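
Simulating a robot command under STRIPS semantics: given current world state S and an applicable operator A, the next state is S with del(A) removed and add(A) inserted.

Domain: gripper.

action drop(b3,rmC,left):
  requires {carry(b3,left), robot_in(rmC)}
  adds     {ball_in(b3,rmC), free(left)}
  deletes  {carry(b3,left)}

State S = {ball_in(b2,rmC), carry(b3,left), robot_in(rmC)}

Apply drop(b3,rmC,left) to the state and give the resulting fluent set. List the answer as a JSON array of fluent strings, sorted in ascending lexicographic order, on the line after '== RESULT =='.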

_ _ _

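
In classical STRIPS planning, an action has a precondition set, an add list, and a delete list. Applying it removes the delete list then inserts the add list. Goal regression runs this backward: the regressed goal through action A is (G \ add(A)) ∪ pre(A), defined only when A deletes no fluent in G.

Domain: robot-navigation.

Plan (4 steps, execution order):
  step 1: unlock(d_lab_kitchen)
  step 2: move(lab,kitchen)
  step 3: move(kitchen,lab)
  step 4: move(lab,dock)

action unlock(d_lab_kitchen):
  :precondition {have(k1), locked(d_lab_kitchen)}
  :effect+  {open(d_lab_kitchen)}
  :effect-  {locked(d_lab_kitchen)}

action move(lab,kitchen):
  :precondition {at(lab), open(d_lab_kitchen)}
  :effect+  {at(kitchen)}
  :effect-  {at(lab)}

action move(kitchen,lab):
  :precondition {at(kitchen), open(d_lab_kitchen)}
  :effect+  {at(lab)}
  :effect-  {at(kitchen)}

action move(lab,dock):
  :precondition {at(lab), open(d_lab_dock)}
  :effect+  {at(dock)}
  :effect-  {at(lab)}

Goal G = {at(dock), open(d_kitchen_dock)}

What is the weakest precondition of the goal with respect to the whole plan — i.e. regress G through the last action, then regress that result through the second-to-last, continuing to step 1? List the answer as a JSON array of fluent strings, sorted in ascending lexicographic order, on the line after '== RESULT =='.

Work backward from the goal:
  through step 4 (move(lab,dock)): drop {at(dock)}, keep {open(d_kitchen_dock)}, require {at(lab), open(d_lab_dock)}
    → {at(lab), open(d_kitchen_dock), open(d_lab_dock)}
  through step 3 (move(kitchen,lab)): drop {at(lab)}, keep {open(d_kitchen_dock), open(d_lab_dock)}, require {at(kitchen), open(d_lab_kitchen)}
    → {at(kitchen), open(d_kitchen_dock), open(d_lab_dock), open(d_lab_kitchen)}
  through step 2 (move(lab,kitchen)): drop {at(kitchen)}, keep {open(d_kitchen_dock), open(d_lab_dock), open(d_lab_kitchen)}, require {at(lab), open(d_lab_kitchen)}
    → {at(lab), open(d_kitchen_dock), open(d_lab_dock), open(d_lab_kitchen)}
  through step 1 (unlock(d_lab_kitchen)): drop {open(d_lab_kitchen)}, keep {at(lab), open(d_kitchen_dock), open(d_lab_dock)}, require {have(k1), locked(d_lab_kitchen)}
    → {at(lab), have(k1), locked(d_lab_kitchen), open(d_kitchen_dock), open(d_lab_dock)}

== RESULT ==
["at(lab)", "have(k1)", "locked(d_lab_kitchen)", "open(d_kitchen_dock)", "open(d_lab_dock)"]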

_ _ _

Using the entries above, output exactly the lines between the line holding "Simulating a robot" and the line holding "Apply drop(b3,rmC,left) to", end lines included, and nothing more.

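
Simulating a robot command under STRIPS semantics: given current world state S and an applicable operator A, the next state is S with del(A) removed and add(A) inserted.

Domain: gripper.

action drop(b3,rmC,left):
  requires {carry(b3,left), robot_in(rmC)}
  adds     {ball_in(b3,rmC), free(left)}
  deletes  {carry(b3,left)}

State S = {ball_in(b2,rmC), carry(b3,left), robot_in(rmC)}

Apply drop(b3,rmC,left) to the state and give the resulting fluent set. List the answer as a JSON array of fluent strings, sorted in ascending lexicographic order, on the line after '== RESULT =='.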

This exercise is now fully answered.